Exercise:
Word for word, return the entries listed below.

Dataset entries
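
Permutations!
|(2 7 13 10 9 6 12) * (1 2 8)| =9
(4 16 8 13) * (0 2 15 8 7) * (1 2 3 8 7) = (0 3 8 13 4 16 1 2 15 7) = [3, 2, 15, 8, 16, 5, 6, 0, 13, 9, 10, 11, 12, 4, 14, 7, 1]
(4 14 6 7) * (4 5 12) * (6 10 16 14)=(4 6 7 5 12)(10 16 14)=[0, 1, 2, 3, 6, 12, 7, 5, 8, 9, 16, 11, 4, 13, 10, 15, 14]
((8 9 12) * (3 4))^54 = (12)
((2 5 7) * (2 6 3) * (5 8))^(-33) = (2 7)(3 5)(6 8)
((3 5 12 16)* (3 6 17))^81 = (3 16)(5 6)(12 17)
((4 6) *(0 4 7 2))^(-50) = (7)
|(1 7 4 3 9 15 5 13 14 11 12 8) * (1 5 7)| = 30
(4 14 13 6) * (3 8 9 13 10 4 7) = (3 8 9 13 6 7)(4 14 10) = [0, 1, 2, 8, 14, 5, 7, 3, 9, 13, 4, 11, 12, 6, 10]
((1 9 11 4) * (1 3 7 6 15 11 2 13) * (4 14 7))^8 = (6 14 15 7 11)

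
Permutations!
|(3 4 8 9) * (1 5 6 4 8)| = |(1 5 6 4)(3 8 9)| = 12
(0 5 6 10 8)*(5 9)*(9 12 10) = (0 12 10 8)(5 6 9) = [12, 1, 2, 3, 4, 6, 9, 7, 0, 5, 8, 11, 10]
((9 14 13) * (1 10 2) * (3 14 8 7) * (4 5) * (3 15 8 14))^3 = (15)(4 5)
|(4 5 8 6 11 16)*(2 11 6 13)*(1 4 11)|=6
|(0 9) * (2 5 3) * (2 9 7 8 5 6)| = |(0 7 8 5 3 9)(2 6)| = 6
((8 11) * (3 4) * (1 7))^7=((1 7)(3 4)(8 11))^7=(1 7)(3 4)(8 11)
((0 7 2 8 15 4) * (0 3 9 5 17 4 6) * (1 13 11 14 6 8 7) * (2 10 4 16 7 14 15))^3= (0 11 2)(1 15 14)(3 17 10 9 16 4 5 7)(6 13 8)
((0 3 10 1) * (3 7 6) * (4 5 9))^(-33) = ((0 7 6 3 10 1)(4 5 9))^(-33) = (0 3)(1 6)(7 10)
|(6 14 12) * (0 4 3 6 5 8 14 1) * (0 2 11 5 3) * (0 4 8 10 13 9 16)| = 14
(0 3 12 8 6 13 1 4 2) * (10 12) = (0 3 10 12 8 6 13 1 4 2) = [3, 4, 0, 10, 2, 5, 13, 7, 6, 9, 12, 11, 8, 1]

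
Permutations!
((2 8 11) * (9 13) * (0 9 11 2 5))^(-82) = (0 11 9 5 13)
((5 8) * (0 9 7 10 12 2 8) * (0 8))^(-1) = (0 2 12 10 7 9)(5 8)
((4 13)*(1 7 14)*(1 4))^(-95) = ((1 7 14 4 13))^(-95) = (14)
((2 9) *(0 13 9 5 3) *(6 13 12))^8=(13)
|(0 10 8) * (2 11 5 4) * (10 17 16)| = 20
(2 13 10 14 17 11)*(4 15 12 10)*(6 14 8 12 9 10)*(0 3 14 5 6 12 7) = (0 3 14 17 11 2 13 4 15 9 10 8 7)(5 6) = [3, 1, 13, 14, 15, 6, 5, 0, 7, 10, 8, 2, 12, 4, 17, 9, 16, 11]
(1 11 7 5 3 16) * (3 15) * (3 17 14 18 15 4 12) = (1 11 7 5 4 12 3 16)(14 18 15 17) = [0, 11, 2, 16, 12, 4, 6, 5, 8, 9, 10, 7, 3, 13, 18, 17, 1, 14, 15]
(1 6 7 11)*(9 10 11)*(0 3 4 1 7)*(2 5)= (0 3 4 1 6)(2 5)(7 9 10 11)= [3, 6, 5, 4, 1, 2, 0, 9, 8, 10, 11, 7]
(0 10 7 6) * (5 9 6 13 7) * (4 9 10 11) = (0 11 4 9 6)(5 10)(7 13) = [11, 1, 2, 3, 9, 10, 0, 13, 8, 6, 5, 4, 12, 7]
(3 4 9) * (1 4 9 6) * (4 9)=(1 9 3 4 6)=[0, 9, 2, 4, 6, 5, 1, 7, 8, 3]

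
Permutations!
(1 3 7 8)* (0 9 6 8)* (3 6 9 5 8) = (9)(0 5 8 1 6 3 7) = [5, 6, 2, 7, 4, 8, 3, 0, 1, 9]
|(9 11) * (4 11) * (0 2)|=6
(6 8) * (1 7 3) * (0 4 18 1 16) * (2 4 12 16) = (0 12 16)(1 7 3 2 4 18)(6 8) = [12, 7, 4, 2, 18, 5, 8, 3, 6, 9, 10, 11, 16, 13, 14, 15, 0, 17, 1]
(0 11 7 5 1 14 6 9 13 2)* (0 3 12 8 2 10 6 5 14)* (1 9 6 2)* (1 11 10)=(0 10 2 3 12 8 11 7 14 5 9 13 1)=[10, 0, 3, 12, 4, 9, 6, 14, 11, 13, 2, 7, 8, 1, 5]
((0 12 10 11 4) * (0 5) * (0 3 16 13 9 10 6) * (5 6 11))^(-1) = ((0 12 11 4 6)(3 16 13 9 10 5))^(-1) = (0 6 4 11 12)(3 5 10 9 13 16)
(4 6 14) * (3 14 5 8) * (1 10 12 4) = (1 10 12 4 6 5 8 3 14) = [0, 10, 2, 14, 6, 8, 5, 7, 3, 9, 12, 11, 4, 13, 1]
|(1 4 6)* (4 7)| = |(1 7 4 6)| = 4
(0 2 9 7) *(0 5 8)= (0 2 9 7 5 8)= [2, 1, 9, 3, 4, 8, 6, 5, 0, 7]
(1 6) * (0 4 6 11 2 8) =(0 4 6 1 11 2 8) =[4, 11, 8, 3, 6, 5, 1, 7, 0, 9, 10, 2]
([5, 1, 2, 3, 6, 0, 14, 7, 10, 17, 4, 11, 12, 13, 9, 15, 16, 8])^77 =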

Written answer:
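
Permutations!
|(2 7 13 10 9 6 12) * (1 2 8)| =9
(4 16 8 13) * (0 2 15 8 7) * (1 2 3 8 7) = (0 3 8 13 4 16 1 2 15 7) = [3, 2, 15, 8, 16, 5, 6, 0, 13, 9, 10, 11, 12, 4, 14, 7, 1]
(4 14 6 7) * (4 5 12) * (6 10 16 14)=(4 6 7 5 12)(10 16 14)=[0, 1, 2, 3, 6, 12, 7, 5, 8, 9, 16, 11, 4, 13, 10, 15, 14]
((8 9 12) * (3 4))^54 = (12)
((2 5 7) * (2 6 3) * (5 8))^(-33) = (2 7)(3 5)(6 8)
((3 5 12 16)* (3 6 17))^81 = (3 16)(5 6)(12 17)
((4 6) *(0 4 7 2))^(-50) = (7)
|(1 7 4 3 9 15 5 13 14 11 12 8) * (1 5 7)| = 30
(4 14 13 6) * (3 8 9 13 10 4 7) = (3 8 9 13 6 7)(4 14 10) = [0, 1, 2, 8, 14, 5, 7, 3, 9, 13, 4, 11, 12, 6, 10]
((1 9 11 4) * (1 3 7 6 15 11 2 13) * (4 14 7))^8 = (6 14 15 7 11)

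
Permutations!
|(3 4 8 9) * (1 5 6 4 8)| = |(1 5 6 4)(3 8 9)| = 12
(0 5 6 10 8)*(5 9)*(9 12 10) = (0 12 10 8)(5 6 9) = [12, 1, 2, 3, 4, 6, 9, 7, 0, 5, 8, 11, 10]
((9 14 13) * (1 10 2) * (3 14 8 7) * (4 5) * (3 15 8 14))^3 = (15)(4 5)
|(4 5 8 6 11 16)*(2 11 6 13)*(1 4 11)|=6
|(0 9) * (2 5 3) * (2 9 7 8 5 6)| = |(0 7 8 5 3 9)(2 6)| = 6
((8 11) * (3 4) * (1 7))^7=((1 7)(3 4)(8 11))^7=(1 7)(3 4)(8 11)
((0 7 2 8 15 4) * (0 3 9 5 17 4 6) * (1 13 11 14 6 8 7) * (2 10 4 16 7 14 15))^3= (0 11 2)(1 15 14)(3 17 10 9 16 4 5 7)(6 13 8)
((0 3 10 1) * (3 7 6) * (4 5 9))^(-33) = ((0 7 6 3 10 1)(4 5 9))^(-33) = (0 3)(1 6)(7 10)
|(6 14 12) * (0 4 3 6 5 8 14 1) * (0 2 11 5 3) * (0 4 8 10 13 9 16)| = 14
(0 3 12 8 6 13 1 4 2) * (10 12) = (0 3 10 12 8 6 13 1 4 2) = [3, 4, 0, 10, 2, 5, 13, 7, 6, 9, 12, 11, 8, 1]

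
Permutations!
((2 8 11) * (9 13) * (0 9 11 2 5))^(-82) = (0 11 9 5 13)
((5 8) * (0 9 7 10 12 2 8) * (0 8))^(-1) = (0 2 12 10 7 9)(5 8)
((4 13)*(1 7 14)*(1 4))^(-95) = ((1 7 14 4 13))^(-95) = (14)
((2 9) *(0 13 9 5 3) *(6 13 12))^8=(13)
|(0 10 8) * (2 11 5 4) * (10 17 16)| = 20
(2 13 10 14 17 11)*(4 15 12 10)*(6 14 8 12 9 10)*(0 3 14 5 6 12 7) = (0 3 14 17 11 2 13 4 15 9 10 8 7)(5 6) = [3, 1, 13, 14, 15, 6, 5, 0, 7, 10, 8, 2, 12, 4, 17, 9, 16, 11]
(1 11 7 5 3 16) * (3 15) * (3 17 14 18 15 4 12) = (1 11 7 5 4 12 3 16)(14 18 15 17) = [0, 11, 2, 16, 12, 4, 6, 5, 8, 9, 10, 7, 3, 13, 18, 17, 1, 14, 15]
(1 6 7 11)*(9 10 11)*(0 3 4 1 7)*(2 5)= (0 3 4 1 6)(2 5)(7 9 10 11)= [3, 6, 5, 4, 1, 2, 0, 9, 8, 10, 11, 7]
(0 10 7 6) * (5 9 6 13 7) * (4 9 10 11) = (0 11 4 9 6)(5 10)(7 13) = [11, 1, 2, 3, 9, 10, 0, 13, 8, 6, 5, 4, 12, 7]
(3 4 9) * (1 4 9 6) * (4 9)=(1 9 3 4 6)=[0, 9, 2, 4, 6, 5, 1, 7, 8, 3]

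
Permutations!
(1 3 7 8)* (0 9 6 8)* (3 6 9 5 8) = (9)(0 5 8 1 6 3 7) = [5, 6, 2, 7, 4, 8, 3, 0, 1, 9]
|(9 11) * (4 11) * (0 2)|=6
(6 8) * (1 7 3) * (0 4 18 1 16) * (2 4 12 16) = (0 12 16)(1 7 3 2 4 18)(6 8) = [12, 7, 4, 2, 18, 5, 8, 3, 6, 9, 10, 11, 16, 13, 14, 15, 0, 17, 1]
(0 11 7 5 1 14 6 9 13 2)* (0 3 12 8 2 10 6 5 14)* (1 9 6 2)* (1 11 10)=(0 10 2 3 12 8 11 7 14 5 9 13 1)=[10, 0, 3, 12, 4, 9, 6, 14, 11, 13, 2, 7, 8, 1, 5]
((0 12 10 11 4) * (0 5) * (0 3 16 13 9 10 6) * (5 6 11))^(-1) = ((0 12 11 4 6)(3 16 13 9 10 5))^(-1) = (0 6 4 11 12)(3 5 10 9 13 16)
(4 6 14) * (3 14 5 8) * (1 10 12 4) = (1 10 12 4 6 5 8 3 14) = [0, 10, 2, 14, 6, 8, 5, 7, 3, 9, 12, 11, 4, 13, 1]
|(1 4 6)* (4 7)| = |(1 7 4 6)| = 4
(0 2 9 7) *(0 5 8)= (0 2 9 7 5 8)= [2, 1, 9, 3, 4, 8, 6, 5, 0, 7]
(1 6) * (0 4 6 11 2 8) =(0 4 6 1 11 2 8) =[4, 11, 8, 3, 6, 5, 1, 7, 0, 9, 10, 2]
([5, 1, 2, 3, 6, 0, 14, 7, 10, 17, 4, 11, 12, 13, 9, 15, 16, 8])^77 =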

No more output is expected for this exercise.